About this task:
Each record below needs to be set down again exactly.

(Entries taken from a collection)
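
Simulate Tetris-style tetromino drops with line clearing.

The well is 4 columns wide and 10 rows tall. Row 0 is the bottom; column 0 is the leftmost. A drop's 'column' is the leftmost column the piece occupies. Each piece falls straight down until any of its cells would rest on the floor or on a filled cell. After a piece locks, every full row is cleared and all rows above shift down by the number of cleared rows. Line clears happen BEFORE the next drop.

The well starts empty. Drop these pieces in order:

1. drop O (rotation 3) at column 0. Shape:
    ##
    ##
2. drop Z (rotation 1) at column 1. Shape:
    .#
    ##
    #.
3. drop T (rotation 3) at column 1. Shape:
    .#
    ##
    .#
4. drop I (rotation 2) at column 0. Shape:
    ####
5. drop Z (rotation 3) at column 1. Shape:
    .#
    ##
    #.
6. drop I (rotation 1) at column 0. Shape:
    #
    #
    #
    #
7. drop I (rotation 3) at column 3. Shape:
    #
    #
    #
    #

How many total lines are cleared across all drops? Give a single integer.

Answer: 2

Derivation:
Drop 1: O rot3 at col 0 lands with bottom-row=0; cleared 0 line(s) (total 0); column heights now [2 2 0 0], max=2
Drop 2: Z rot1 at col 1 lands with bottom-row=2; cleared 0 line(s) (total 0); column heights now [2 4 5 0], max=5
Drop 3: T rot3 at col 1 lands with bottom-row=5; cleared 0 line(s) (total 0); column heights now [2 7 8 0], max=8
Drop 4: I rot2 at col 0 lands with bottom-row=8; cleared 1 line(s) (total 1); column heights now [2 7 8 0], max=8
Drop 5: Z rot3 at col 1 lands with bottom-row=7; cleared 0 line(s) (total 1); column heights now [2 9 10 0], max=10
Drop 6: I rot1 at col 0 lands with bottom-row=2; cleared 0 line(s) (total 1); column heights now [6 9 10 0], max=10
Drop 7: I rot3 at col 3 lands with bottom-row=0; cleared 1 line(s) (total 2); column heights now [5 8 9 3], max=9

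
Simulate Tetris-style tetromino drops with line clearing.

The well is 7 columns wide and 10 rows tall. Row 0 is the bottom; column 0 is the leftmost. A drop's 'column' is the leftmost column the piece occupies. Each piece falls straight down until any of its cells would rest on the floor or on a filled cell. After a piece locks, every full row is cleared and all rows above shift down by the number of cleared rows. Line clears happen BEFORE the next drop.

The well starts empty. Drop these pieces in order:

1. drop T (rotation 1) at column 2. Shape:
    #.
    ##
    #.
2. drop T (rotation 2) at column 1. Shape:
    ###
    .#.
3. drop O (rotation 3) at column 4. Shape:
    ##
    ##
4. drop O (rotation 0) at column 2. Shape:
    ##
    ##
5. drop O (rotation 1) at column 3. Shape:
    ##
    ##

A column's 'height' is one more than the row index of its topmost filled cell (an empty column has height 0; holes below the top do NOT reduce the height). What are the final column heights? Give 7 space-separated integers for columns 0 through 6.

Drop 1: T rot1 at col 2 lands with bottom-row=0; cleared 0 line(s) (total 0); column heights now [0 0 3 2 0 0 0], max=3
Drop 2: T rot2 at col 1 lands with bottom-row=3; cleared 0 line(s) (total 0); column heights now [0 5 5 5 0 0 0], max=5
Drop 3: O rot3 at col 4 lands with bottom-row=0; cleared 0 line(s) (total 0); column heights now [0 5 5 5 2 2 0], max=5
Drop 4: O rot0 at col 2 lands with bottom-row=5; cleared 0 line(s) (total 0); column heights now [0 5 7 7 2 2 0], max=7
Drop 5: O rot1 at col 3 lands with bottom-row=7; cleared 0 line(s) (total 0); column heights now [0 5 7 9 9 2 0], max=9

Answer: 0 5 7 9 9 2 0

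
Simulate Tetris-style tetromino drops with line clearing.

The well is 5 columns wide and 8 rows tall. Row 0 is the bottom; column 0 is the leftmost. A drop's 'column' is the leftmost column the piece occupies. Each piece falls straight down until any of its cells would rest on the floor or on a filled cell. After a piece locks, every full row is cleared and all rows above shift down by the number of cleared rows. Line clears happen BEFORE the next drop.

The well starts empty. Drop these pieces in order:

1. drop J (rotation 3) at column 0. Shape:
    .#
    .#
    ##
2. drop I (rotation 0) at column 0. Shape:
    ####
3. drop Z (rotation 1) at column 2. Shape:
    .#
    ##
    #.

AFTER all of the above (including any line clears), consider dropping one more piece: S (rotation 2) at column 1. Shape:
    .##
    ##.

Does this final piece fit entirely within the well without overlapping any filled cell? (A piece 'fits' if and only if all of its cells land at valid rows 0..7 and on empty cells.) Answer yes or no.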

Response to this exercise:
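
Simulate Tetris-style tetromino drops with line clearing.

The well is 4 columns wide and 10 rows tall. Row 0 is the bottom; column 0 is the leftmost. A drop's 'column' is the leftmost column the piece occupies. Each piece falls straight down until any of its cells would rest on the floor or on a filled cell. After a piece locks, every full row is cleared and all rows above shift down by the number of cleared rows. Line clears happen BEFORE the next drop.

The well starts empty. Drop these pieces in order:

1. drop O (rotation 3) at column 0. Shape:
    ##
    ##
2. drop Z (rotation 1) at column 1. Shape:
    .#
    ##
    #.
3. drop T (rotation 3) at column 1. Shape:
    .#
    ##
    .#
4. drop I (rotation 2) at column 0. Shape:
    ####
5. drop Z (rotation 3) at column 1. Shape:
    .#
    ##
    #.
6. drop I (rotation 1) at column 0. Shape:
    #
    #
    #
    #
7. drop I (rotation 3) at column 3. Shape:
    #
    #
    #
    #

How many total lines are cleared across all drops? Give a single integer.

Answer: 2

Derivation:
Drop 1: O rot3 at col 0 lands with bottom-row=0; cleared 0 line(s) (total 0); column heights now [2 2 0 0], max=2
Drop 2: Z rot1 at col 1 lands with bottom-row=2; cleared 0 line(s) (total 0); column heights now [2 4 5 0], max=5
Drop 3: T rot3 at col 1 lands with bottom-row=5; cleared 0 line(s) (total 0); column heights now [2 7 8 0], max=8
Drop 4: I rot2 at col 0 lands with bottom-row=8; cleared 1 line(s) (total 1); column heights now [2 7 8 0], max=8
Drop 5: Z rot3 at col 1 lands with bottom-row=7; cleared 0 line(s) (total 1); column heights now [2 9 10 0], max=10
Drop 6: I rot1 at col 0 lands with bottom-row=2; cleared 0 line(s) (total 1); column heights now [6 9 10 0], max=10
Drop 7: I rot3 at col 3 lands with bottom-row=0; cleared 1 line(s) (total 2); column heights now [5 8 9 3], max=9

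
Simulate Tetris-style tetromino drops with line clearing.

The well is 7 columns wide and 10 rows tall. Row 0 is the bottom; column 0 is the leftmost. A drop's 'column' is the leftmost column the piece occupies. Each piece falls straight down until any of its cells would rest on the floor or on a filled cell. After a piece locks, every full row is cleared and all rows above shift down by the number of cleared rows. Line clears happen BEFORE the next drop.

The well starts empty. Drop these pieces in order:

1. drop T (rotation 1) at column 2. Shape:
    #.
    ##
    #.
2. drop T (rotation 2) at column 1. Shape:
    ###
    .#.
3. drop O (rotation 3) at column 4. Shape:
    ##
    ##
4. drop O (rotation 0) at column 2. Shape:
    ##
    ##
5. drop O (rotation 1) at column 3. Shape:
    ##
    ##

A column's 'height' is one more than the row index of its topmost filled cell (an empty column has height 0; holes below the top do NOT reduce the height). What are the final column heights? Give 7 space-separated integers for columns 0 through 6.

Drop 1: T rot1 at col 2 lands with bottom-row=0; cleared 0 line(s) (total 0); column heights now [0 0 3 2 0 0 0], max=3
Drop 2: T rot2 at col 1 lands with bottom-row=3; cleared 0 line(s) (total 0); column heights now [0 5 5 5 0 0 0], max=5
Drop 3: O rot3 at col 4 lands with bottom-row=0; cleared 0 line(s) (total 0); column heights now [0 5 5 5 2 2 0], max=5
Drop 4: O rot0 at col 2 lands with bottom-row=5; cleared 0 line(s) (total 0); column heights now [0 5 7 7 2 2 0], max=7
Drop 5: O rot1 at col 3 lands with bottom-row=7; cleared 0 line(s) (total 0); column heights now [0 5 7 9 9 2 0], max=9

Answer: 0 5 7 9 9 2 0

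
Simulate Tetris-style tetromino drops with line clearing.

The well is 5 columns wide and 8 rows tall. Row 0 is the bottom; column 0 is the leftmost. A drop's 'column' is the leftmost column the piece occupies. Each piece falls straight down until any of its cells would rest on the floor or on a filled cell. After a piece locks, every full row is cleared and all rows above shift down by the number of cleared rows. Line clears happen BEFORE the next drop.

The well starts empty. Drop these pieces in order:

1. drop J (rotation 3) at column 0. Shape:
    .#
    .#
    ##
2. drop I (rotation 0) at column 0. Shape:
    ####
3. drop Z (rotation 1) at column 2. Shape:
    .#
    ##
    #.

AFTER all of the above (including any line clears), consider dropping one more piece: S (rotation 2) at column 1. Shape:
    .##
    ##.

Does this final piece fit entirely within the well without overlapping any filled cell? (A piece 'fits' if and only if all of its cells land at valid rows 0..7 and on empty cells.) Answer yes or no.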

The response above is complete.